- **Input**:
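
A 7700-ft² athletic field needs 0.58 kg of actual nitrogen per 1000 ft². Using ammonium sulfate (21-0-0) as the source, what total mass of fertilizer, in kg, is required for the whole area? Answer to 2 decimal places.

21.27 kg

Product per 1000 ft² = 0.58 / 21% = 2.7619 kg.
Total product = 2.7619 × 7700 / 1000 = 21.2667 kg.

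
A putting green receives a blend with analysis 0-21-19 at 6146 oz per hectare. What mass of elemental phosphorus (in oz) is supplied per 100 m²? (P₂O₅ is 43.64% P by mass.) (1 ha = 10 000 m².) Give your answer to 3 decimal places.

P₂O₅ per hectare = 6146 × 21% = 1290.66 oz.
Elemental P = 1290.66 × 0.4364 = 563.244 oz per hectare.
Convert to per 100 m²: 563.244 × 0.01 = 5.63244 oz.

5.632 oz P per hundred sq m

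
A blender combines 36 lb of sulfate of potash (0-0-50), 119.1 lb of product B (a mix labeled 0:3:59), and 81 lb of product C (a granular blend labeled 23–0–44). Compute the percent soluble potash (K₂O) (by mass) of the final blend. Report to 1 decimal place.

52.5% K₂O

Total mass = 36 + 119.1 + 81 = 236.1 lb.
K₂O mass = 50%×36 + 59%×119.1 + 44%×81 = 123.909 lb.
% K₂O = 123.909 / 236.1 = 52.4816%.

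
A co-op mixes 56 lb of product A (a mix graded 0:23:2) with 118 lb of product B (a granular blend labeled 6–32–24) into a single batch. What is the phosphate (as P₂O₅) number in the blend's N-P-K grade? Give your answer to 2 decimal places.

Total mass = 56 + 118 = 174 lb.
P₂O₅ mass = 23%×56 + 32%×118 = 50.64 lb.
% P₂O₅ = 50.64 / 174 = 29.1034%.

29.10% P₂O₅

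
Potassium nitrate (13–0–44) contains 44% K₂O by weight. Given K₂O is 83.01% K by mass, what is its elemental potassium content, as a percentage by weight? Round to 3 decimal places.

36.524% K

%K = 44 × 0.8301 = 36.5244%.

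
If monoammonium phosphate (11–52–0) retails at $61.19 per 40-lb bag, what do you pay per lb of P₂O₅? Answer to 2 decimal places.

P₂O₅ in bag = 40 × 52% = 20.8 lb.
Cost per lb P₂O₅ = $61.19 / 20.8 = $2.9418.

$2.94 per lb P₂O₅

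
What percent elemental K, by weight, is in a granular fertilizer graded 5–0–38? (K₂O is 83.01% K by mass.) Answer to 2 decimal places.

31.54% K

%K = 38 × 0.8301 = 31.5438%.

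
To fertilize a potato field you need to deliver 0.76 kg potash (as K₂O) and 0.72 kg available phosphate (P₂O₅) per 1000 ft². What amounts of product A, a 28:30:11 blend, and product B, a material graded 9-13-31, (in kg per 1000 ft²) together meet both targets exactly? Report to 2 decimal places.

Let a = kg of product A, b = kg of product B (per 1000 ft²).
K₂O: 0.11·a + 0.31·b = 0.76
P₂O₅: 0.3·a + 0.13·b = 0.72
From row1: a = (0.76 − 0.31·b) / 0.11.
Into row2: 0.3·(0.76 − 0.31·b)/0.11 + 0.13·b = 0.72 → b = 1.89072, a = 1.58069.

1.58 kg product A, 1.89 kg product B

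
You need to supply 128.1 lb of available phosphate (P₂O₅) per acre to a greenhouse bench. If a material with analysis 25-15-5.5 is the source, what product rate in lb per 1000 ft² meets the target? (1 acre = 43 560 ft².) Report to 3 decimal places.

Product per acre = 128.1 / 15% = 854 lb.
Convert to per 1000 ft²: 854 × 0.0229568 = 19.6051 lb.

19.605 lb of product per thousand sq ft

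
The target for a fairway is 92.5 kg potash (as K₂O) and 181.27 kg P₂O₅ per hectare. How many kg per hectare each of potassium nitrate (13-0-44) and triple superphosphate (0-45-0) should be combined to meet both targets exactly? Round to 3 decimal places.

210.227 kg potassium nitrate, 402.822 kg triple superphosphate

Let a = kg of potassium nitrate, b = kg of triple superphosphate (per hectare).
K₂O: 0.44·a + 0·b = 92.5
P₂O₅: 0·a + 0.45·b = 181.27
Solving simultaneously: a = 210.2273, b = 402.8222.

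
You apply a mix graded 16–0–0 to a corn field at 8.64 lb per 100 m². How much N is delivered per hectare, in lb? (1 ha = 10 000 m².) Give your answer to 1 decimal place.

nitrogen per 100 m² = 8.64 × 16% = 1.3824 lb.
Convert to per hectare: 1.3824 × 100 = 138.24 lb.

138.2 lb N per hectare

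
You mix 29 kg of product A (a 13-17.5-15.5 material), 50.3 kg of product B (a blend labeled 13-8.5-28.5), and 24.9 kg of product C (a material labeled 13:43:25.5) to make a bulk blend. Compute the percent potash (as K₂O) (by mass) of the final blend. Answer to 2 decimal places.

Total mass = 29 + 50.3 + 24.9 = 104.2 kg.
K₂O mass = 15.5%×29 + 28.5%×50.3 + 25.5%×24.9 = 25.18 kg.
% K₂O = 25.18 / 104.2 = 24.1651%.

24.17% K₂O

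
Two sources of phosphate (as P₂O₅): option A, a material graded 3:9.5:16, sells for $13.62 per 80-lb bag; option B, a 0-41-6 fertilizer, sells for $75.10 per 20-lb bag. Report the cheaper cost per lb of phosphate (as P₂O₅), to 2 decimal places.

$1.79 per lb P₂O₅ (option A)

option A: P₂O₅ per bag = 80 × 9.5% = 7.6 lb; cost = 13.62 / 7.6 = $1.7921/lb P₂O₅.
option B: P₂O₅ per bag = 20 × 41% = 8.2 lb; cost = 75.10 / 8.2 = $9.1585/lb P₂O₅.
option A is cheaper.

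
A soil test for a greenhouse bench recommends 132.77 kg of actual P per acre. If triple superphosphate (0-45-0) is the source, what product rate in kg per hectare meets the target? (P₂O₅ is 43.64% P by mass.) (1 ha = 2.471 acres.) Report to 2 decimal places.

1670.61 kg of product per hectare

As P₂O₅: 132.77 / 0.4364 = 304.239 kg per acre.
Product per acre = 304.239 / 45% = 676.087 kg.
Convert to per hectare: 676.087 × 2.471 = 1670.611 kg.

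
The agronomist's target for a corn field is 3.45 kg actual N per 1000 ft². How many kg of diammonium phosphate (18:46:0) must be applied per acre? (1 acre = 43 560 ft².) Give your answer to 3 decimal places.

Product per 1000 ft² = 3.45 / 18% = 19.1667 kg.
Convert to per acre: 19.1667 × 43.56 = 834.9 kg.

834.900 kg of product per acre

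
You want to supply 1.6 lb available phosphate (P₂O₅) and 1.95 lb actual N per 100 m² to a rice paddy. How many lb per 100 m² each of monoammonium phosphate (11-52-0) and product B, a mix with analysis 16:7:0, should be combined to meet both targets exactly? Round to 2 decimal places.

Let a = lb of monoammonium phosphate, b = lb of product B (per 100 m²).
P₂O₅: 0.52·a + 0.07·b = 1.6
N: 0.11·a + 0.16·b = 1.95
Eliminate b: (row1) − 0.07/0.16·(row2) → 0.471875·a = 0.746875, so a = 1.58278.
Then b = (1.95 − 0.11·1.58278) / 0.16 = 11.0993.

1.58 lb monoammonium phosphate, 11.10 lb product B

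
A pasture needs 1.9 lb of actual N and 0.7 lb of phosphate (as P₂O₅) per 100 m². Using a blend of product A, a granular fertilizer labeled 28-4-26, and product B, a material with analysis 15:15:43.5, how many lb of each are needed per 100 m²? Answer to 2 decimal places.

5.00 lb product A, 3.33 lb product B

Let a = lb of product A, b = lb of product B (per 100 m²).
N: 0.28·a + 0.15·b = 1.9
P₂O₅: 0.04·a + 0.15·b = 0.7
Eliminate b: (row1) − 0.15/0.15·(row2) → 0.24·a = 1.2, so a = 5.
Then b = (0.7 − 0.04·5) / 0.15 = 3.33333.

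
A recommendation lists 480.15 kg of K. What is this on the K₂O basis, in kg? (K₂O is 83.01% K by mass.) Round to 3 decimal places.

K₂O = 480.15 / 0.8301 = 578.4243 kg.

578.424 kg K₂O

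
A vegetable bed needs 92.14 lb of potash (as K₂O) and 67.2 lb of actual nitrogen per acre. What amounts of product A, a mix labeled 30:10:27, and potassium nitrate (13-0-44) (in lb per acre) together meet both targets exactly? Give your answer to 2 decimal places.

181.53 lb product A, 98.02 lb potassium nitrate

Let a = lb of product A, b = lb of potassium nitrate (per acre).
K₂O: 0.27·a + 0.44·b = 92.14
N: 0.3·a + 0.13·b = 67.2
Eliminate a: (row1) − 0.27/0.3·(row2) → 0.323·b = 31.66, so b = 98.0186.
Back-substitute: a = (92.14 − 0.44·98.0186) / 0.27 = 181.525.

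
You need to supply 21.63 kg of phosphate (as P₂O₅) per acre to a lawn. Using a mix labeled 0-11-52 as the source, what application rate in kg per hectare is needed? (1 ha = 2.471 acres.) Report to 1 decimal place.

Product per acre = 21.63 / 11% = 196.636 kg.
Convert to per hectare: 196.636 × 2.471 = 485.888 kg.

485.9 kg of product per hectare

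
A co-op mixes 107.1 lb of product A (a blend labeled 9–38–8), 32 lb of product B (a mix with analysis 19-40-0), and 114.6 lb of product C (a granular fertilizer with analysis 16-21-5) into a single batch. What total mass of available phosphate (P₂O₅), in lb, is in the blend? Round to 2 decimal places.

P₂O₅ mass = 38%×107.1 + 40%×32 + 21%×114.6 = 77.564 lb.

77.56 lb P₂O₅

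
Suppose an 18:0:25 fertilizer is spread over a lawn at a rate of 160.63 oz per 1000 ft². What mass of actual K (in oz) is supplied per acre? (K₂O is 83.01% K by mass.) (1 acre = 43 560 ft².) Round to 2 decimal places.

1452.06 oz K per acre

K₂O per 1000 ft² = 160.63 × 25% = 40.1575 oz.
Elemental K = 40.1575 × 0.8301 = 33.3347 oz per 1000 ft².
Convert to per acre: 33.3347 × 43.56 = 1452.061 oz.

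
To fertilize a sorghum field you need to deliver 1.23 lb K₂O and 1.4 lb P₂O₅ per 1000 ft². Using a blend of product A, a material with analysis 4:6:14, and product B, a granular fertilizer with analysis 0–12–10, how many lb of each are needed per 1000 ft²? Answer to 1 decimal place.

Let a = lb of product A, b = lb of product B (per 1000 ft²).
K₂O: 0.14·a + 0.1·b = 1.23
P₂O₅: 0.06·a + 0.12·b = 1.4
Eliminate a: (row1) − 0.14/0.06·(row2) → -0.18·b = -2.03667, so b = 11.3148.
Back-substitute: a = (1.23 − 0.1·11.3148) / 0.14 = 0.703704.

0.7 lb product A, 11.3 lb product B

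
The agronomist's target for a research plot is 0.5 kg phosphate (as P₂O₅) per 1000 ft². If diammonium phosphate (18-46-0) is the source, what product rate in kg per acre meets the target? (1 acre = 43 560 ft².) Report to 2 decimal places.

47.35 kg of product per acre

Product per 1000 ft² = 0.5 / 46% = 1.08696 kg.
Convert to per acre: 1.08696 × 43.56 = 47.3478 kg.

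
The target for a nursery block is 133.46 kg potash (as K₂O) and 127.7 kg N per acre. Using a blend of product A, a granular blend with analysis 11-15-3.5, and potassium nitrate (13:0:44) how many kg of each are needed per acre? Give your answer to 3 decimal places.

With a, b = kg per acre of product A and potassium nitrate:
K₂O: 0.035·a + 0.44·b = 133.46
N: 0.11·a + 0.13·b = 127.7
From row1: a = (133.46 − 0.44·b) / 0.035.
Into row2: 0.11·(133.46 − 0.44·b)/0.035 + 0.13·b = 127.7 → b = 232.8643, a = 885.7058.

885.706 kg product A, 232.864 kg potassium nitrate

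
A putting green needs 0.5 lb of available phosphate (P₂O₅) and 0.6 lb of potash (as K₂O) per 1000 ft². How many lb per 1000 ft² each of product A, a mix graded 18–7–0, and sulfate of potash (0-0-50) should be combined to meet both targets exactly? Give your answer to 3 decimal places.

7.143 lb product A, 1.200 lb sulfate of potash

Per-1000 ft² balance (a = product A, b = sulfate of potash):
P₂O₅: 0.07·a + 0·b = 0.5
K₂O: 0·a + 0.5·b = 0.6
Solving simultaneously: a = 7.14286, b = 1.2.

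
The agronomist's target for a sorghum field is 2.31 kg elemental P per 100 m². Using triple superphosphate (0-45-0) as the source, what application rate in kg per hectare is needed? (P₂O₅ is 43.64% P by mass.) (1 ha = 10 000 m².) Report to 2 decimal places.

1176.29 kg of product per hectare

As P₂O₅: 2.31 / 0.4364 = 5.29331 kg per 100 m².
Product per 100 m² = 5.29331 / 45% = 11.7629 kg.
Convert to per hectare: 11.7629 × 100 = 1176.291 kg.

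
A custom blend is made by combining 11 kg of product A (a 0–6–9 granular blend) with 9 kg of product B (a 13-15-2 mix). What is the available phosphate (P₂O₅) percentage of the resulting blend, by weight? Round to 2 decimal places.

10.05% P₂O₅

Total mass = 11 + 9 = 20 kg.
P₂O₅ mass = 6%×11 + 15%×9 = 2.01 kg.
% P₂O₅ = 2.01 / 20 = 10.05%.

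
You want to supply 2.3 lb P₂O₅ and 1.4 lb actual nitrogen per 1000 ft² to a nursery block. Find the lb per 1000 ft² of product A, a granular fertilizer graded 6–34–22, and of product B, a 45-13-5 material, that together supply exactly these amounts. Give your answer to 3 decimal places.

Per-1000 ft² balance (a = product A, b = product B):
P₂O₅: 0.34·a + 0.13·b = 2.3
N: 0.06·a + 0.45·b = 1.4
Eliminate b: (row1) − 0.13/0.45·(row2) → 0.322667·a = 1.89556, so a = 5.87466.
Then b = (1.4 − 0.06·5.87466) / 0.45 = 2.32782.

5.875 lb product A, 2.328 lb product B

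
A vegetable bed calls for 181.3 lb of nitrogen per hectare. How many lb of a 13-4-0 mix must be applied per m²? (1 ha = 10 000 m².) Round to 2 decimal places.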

- **What is expected**: The answer must be the line containing "You want to supply 2.3" and every line after it through the end of the records, repeated exactly.

- **Finished exercise**:
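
You want to supply 2.3 lb P₂O₅ and 1.4 lb actual nitrogen per 1000 ft² to a nursery block. Find the lb per 1000 ft² of product A, a granular fertilizer graded 6–34–22, and of product B, a 45-13-5 material, that together supply exactly these amounts. Give your answer to 3 decimal places.

Per-1000 ft² balance (a = product A, b = product B):
P₂O₅: 0.34·a + 0.13·b = 2.3
N: 0.06·a + 0.45·b = 1.4
Eliminate b: (row1) − 0.13/0.45·(row2) → 0.322667·a = 1.89556, so a = 5.87466.
Then b = (1.4 − 0.06·5.87466) / 0.45 = 2.32782.

5.875 lb product A, 2.328 lb product B

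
A vegetable bed calls for 181.3 lb of nitrogen per hectare. How many lb of a 13-4-0 mix must be applied per m²? (1 ha = 10 000 m².) Round to 2 decimal places.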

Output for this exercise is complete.